#### [ASSIGNMENT]
Each line of the data below should be repeated exactly.

#### [DATASET EXCERPTS]
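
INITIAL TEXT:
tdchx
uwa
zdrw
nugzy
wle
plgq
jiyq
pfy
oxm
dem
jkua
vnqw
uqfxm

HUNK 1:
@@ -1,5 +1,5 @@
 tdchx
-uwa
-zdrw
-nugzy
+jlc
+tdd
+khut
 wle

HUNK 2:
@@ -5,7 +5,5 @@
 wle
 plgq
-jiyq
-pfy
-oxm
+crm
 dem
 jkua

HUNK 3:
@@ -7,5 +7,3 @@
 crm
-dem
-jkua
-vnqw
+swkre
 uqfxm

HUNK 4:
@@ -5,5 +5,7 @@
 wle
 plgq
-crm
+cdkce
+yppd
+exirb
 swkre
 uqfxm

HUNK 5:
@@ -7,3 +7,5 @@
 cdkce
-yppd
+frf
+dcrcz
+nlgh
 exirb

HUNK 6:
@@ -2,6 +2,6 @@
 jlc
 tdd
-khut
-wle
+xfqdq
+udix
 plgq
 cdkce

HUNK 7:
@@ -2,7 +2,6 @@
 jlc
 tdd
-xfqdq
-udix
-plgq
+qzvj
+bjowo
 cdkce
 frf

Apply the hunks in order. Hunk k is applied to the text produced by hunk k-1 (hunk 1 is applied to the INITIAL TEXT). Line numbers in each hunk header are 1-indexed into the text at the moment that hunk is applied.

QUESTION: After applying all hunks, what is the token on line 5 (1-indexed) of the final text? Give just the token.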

#### [SOLUTION FOR THIS PROBLEM]
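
INITIAL TEXT:
tdchx
uwa
zdrw
nugzy
wle
plgq
jiyq
pfy
oxm
dem
jkua
vnqw
uqfxm

HUNK 1:
@@ -1,5 +1,5 @@
 tdchx
-uwa
-zdrw
-nugzy
+jlc
+tdd
+khut
 wle

HUNK 2:
@@ -5,7 +5,5 @@
 wle
 plgq
-jiyq
-pfy
-oxm
+crm
 dem
 jkua

HUNK 3:
@@ -7,5 +7,3 @@
 crm
-dem
-jkua
-vnqw
+swkre
 uqfxm

HUNK 4:
@@ -5,5 +5,7 @@
 wle
 plgq
-crm
+cdkce
+yppd
+exirb
 swkre
 uqfxm

HUNK 5:
@@ -7,3 +7,5 @@
 cdkce
-yppd
+frf
+dcrcz
+nlgh
 exirb

HUNK 6:
@@ -2,6 +2,6 @@
 jlc
 tdd
-khut
-wle
+xfqdq
+udix
 plgq
 cdkce

HUNK 7:
@@ -2,7 +2,6 @@
 jlc
 tdd
-xfqdq
-udix
-plgq
+qzvj
+bjowo
 cdkce
 frf

Apply the hunks in order. Hunk k is applied to the text produced by hunk k-1 (hunk 1 is applied to the INITIAL TEXT). Line numbers in each hunk header are 1-indexed into the text at the moment that hunk is applied.

QUESTION: After applying all hunks, what is the token on line 5 (1-indexed) of the final text? Give just the token.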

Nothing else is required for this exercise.